The reply should hold only the lines below from the one with "While reviewing drawings for an industrial warehouse: A" to the end, each copied exactly.

Data extracted from a collection:
*** Begin section ***

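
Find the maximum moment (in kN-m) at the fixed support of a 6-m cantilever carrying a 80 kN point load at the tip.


For a cantilever with a point load at the free end:
M_max = P * L = 80 * 6 = 480 kN-m

480 kN-m


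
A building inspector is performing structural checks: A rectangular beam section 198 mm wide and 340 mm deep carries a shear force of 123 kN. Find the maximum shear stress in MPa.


A = b * h = 198 * 340 = 67320 mm^2
V = 123 kN = 123000.0 N
tau_max = 1.5 * V / A = 1.5 * 123000.0 / 67320
= 2.7406 MPa

2.7406 MPa


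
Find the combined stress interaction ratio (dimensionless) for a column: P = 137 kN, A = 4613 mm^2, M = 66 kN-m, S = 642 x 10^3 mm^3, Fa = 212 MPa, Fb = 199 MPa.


f_a = P / A = 137000.0 / 4613 = 29.6987 MPa
f_b = M / S = 66000000.0 / 642000.0 = 102.8037 MPa
Ratio = f_a / Fa + f_b / Fb
= 29.6987 / 212 + 102.8037 / 199
= 0.6567 (dimensionless)

0.6567 (dimensionless)


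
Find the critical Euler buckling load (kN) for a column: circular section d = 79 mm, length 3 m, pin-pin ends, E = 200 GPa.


I = pi * d^4 / 64 = 1911957.63 mm^4
L = 3000.0 mm
P_cr = pi^2 * E * I / L^2
= 9.8696 * 200000.0 * 1911957.63 / 3000.0^2
= 419339.23 N = 419.3392 kN

419.3392 kN


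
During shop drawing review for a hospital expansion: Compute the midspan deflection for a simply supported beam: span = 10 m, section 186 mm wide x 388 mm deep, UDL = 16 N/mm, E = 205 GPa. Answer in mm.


I = 186 * 388^3 / 12 = 905371616.0 mm^4
L = 10000.0 mm, w = 16 N/mm, E = 205000.0 MPa
delta = 5 * w * L^4 / (384 * E * I)
= 5 * 16 * 10000.0^4 / (384 * 205000.0 * 905371616.0)
= 11.2248 mm

11.2248 mm


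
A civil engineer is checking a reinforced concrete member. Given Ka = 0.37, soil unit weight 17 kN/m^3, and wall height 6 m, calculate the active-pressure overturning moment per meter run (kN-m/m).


Pa = 0.5 * Ka * gamma * H^2
= 0.5 * 0.37 * 17 * 6^2
= 113.22 kN/m
Arm = H / 3 = 6 / 3 = 2.0 m
Mo = Pa * arm = Pa * H / 3 = 113.22 * 6 / 3 = 226.44 kN-m/m

226.44 kN-m/m


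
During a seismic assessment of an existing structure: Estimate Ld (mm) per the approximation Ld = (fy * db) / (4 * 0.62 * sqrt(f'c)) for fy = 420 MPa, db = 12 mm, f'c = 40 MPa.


Ld = (fy * db) / (4 * 0.62 * sqrt(f'c))
= (420 * 12) / (4 * 0.62 * sqrt(40))
= 5040 / 15.6849
= 321.33 mm

321.33 mm


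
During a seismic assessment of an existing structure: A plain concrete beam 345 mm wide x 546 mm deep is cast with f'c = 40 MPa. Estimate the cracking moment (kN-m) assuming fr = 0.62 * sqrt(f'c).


fr = 0.62 * sqrt(40) = 0.62 * 6.3246 = 3.9212 MPa
I = 345 * 546^3 / 12 = 4679675910.0 mm^4
y_t = 273.0 mm
M_cr = fr * I / y_t = 3.9212 * 4679675910.0 / 273.0 N-mm
= 67.2163 kN-m

67.2163 kN-m


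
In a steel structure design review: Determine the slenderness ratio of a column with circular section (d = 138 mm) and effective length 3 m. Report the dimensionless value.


Radius of gyration r = d / 4 = 138 / 4 = 34.5 mm
L_eff = 3000.0 mm
Slenderness ratio = L / r = 3000.0 / 34.5 = 86.96 (dimensionless)

86.96 (dimensionless)


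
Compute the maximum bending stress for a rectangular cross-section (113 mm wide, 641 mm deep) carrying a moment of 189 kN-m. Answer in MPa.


I = b * h^3 / 12 = 113 * 641^3 / 12 = 2480111956.08 mm^4
y = h / 2 = 641 / 2 = 320.5 mm
M = 189 kN-m = 189000000.0 N-mm
sigma = M * y / I = 189000000.0 * 320.5 / 2480111956.08
= 24.42 MPa

24.42 MPa


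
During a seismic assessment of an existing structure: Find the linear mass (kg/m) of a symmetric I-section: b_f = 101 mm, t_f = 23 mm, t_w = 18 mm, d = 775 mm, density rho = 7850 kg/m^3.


A_flanges = 2 * 101 * 23 = 4646 mm^2
A_web = (775 - 2 * 23) * 18 = 13122 mm^2
A_total = 4646 + 13122 = 17768 mm^2 = 0.017768 m^2
Weight = rho * A = 7850 * 0.017768 = 139.4788 kg/m

139.4788 kg/m


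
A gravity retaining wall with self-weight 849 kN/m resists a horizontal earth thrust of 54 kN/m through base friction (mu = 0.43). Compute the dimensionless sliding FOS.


Resisting force = mu * W = 0.43 * 849 = 365.07 kN/m
FOS = Resisting / Driving = 365.07 / 54
= 6.7606 (dimensionless)

6.7606 (dimensionless)


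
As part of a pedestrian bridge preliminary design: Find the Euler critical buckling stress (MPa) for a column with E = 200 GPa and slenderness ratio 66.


sigma_cr = pi^2 * E / lambda^2
= 9.8696 * 200000.0 / 66^2
= 9.8696 * 200000.0 / 4356
= 453.1499 MPa

453.1499 MPa


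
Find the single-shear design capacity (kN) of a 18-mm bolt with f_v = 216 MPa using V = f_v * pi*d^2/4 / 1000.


A = pi * d^2 / 4 = pi * 18^2 / 4 = 254.469 mm^2
V = f_v * A / 1000 = 216 * 254.469 / 1000
= 54.9653 kN

54.9653 kN


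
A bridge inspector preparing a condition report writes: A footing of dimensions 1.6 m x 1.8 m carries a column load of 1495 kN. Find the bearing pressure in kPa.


A = 1.6 * 1.8 = 2.88 m^2
q = P / A = 1495 / 2.88
= 519.0972 kPa

519.0972 kPa


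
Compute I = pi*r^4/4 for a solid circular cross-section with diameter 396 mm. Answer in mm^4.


r = d / 2 = 396 / 2 = 198.0 mm
I = pi * r^4 / 4 = pi * 198.0^4 / 4
= 1207120547.23 mm^4

1207120547.23 mm^4


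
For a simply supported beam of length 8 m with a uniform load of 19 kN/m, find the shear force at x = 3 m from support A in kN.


R_A = w * L / 2 = 19 * 8 / 2 = 76.0 kN
V(x) = R_A - w * x = 76.0 - 19 * 3
= 19.0 kN

19.0 kN


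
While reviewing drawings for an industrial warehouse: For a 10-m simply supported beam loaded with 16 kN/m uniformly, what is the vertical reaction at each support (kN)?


Total load = w * L = 16 * 10 = 160 kN
By symmetry, each reaction R = total / 2 = 160 / 2 = 80.0 kN

80.0 kN


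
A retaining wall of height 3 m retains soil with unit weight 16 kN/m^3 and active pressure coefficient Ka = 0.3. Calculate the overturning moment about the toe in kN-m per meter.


Pa = 0.5 * Ka * gamma * H^2
= 0.5 * 0.3 * 16 * 3^2
= 21.6 kN/m
Arm = H / 3 = 3 / 3 = 1.0 m
Mo = Pa * arm = Pa * H / 3 = 21.6 * 3 / 3 = 21.6 kN-m/m

21.6 kN-m/m


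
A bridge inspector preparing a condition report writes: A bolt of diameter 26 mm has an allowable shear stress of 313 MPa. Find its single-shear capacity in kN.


A = pi * d^2 / 4 = pi * 26^2 / 4 = 530.9292 mm^2
V = f_v * A / 1000 = 313 * 530.9292 / 1000
= 166.1808 kN

166.1808 kN


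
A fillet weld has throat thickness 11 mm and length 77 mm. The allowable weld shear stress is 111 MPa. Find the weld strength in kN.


Strength = throat * length * allowable stress
= 11 * 77 * 111 N
= 94017 N
= 94.02 kN

94.02 kN


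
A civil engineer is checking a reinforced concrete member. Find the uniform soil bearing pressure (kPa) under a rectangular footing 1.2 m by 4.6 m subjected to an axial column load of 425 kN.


A = 1.2 * 4.6 = 5.52 m^2
q = P / A = 425 / 5.52
= 76.9928 kPa

76.9928 kPa


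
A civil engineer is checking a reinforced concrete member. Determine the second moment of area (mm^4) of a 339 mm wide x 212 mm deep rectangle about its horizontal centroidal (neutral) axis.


I = b * h^3 / 12
= 339 * 212^3 / 12
= 339 * 9528128 / 12
= 269169616.0 mm^4

269169616.0 mm^4


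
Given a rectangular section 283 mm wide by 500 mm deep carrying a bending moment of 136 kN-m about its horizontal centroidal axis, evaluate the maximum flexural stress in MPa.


I = b * h^3 / 12 = 283 * 500^3 / 12 = 2947916666.67 mm^4
y = h / 2 = 500 / 2 = 250.0 mm
M = 136 kN-m = 136000000.0 N-mm
sigma = M * y / I = 136000000.0 * 250.0 / 2947916666.67
= 11.53 MPa

11.53 MPa


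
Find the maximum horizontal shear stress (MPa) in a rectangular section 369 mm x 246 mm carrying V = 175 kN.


A = b * h = 369 * 246 = 90774 mm^2
V = 175 kN = 175000.0 N
tau_max = 1.5 * V / A = 1.5 * 175000.0 / 90774
= 2.8918 MPa

2.8918 MPa


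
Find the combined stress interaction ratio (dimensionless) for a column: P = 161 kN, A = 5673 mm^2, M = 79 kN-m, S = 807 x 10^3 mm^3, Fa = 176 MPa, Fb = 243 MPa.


f_a = P / A = 161000.0 / 5673 = 28.38 MPa
f_b = M / S = 79000000.0 / 807000.0 = 97.8934 MPa
Ratio = f_a / Fa + f_b / Fb
= 28.38 / 176 + 97.8934 / 243
= 0.5641 (dimensionless)

0.5641 (dimensionless)


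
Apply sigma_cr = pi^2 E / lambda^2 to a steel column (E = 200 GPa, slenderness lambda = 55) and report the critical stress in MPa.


sigma_cr = pi^2 * E / lambda^2
= 9.8696 * 200000.0 / 55^2
= 9.8696 * 200000.0 / 3025
= 652.5358 MPa

652.5358 MPa


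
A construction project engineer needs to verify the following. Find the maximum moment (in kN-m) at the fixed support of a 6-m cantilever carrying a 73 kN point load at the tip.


For a cantilever with a point load at the free end:
M_max = P * L = 73 * 6 = 438 kN-m

438 kN-m


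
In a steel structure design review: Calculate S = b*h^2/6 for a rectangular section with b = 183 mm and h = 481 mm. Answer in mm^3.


S = b * h^2 / 6
= 183 * 481^2 / 6
= 183 * 231361 / 6
= 7056510.5 mm^3

7056510.5 mm^3


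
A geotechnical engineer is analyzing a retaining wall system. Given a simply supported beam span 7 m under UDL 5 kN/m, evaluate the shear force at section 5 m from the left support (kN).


R_A = w * L / 2 = 5 * 7 / 2 = 17.5 kN
V(x) = R_A - w * x = 17.5 - 5 * 5
= -7.5 kN

-7.5 kN


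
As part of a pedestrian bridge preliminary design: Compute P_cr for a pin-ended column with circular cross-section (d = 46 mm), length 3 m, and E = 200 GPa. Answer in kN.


I = pi * d^4 / 64 = 219786.61 mm^4
L = 3000.0 mm
P_cr = pi^2 * E * I / L^2
= 9.8696 * 200000.0 * 219786.61 / 3000.0^2
= 48204.6 N = 48.2046 kN

48.2046 kN


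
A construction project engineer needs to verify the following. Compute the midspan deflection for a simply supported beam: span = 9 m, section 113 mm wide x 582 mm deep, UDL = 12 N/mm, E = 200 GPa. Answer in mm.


I = 113 * 582^3 / 12 = 1856376882.0 mm^4
L = 9000.0 mm, w = 12 N/mm, E = 200000.0 MPa
delta = 5 * w * L^4 / (384 * E * I)
= 5 * 12 * 9000.0^4 / (384 * 200000.0 * 1856376882.0)
= 2.7612 mm

2.7612 mm


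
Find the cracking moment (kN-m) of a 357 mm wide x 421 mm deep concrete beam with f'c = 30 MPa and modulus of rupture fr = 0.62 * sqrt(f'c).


fr = 0.62 * sqrt(30) = 0.62 * 5.4772 = 3.3959 MPa
I = 357 * 421^3 / 12 = 2219899214.75 mm^4
y_t = 210.5 mm
M_cr = fr * I / y_t = 3.3959 * 2219899214.75 / 210.5 N-mm
= 35.8124 kN-m

35.8124 kN-m


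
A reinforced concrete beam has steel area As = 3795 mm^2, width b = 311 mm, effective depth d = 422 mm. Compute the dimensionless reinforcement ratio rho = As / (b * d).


rho = As / (b * d)
= 3795 / (311 * 422)
= 3795 / 131242
= 0.028916 (dimensionless)

0.028916 (dimensionless)


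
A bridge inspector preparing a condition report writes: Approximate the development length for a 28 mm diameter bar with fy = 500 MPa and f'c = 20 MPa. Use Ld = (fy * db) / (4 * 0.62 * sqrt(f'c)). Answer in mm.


Ld = (fy * db) / (4 * 0.62 * sqrt(f'c))
= (500 * 28) / (4 * 0.62 * sqrt(20))
= 14000 / 11.0909
= 1262.3 mm

1262.3 mm


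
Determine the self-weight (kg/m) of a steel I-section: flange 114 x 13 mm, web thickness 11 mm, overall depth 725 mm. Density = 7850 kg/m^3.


A_flanges = 2 * 114 * 13 = 2964 mm^2
A_web = (725 - 2 * 13) * 11 = 7689 mm^2
A_total = 2964 + 7689 = 10653 mm^2 = 0.010653 m^2
Weight = rho * A = 7850 * 0.010653 = 83.6261 kg/m

83.6261 kg/m


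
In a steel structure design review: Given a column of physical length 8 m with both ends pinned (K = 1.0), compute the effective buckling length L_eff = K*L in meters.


L_eff = K * L
= 1.0 * 8
= 8.0 m

8.0 m


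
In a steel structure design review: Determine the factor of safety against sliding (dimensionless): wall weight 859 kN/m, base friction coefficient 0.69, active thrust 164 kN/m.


Resisting force = mu * W = 0.69 * 859 = 592.71 kN/m
FOS = Resisting / Driving = 592.71 / 164
= 3.6141 (dimensionless)

3.6141 (dimensionless)


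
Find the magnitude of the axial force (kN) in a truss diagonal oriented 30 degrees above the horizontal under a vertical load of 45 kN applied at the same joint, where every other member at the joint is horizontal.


At the joint, only the diagonal has a vertical component, so vertical equilibrium gives:
F * sin(30) = 45
F = 45 / sin(30)
= 45 / 0.5
= 90.0 kN

90.0 kN


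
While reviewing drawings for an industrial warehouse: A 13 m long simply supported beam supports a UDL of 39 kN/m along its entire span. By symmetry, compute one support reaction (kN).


Total load = w * L = 39 * 13 = 507 kN
By symmetry, each reaction R = total / 2 = 507 / 2 = 253.5 kN

253.5 kN


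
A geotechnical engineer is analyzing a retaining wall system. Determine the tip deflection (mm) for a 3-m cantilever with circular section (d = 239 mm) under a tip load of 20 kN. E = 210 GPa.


I = pi * d^4 / 64 = pi * 239^4 / 64 = 160162744.63 mm^4
L = 3000.0 mm, P = 20000.0 N, E = 210000.0 MPa
delta = P * L^3 / (3 * E * I)
= 20000.0 * 3000.0^3 / (3 * 210000.0 * 160162744.63)
= 5.3517 mm

5.3517 mm


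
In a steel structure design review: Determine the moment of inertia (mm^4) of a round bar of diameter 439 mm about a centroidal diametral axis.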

*** End section ***

- **The answer**
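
While reviewing drawings for an industrial warehouse: A 13 m long simply supported beam supports a UDL of 39 kN/m along its entire span. By symmetry, compute one support reaction (kN).


Total load = w * L = 39 * 13 = 507 kN
By symmetry, each reaction R = total / 2 = 507 / 2 = 253.5 kN

253.5 kN


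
A geotechnical engineer is analyzing a retaining wall system. Determine the tip deflection (mm) for a 3-m cantilever with circular section (d = 239 mm) under a tip load of 20 kN. E = 210 GPa.


I = pi * d^4 / 64 = pi * 239^4 / 64 = 160162744.63 mm^4
L = 3000.0 mm, P = 20000.0 N, E = 210000.0 MPa
delta = P * L^3 / (3 * E * I)
= 20000.0 * 3000.0^3 / (3 * 210000.0 * 160162744.63)
= 5.3517 mm

5.3517 mm


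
In a steel structure design review: Determine the moment of inertia (mm^4) of a round bar of diameter 439 mm about a centroidal diametral axis.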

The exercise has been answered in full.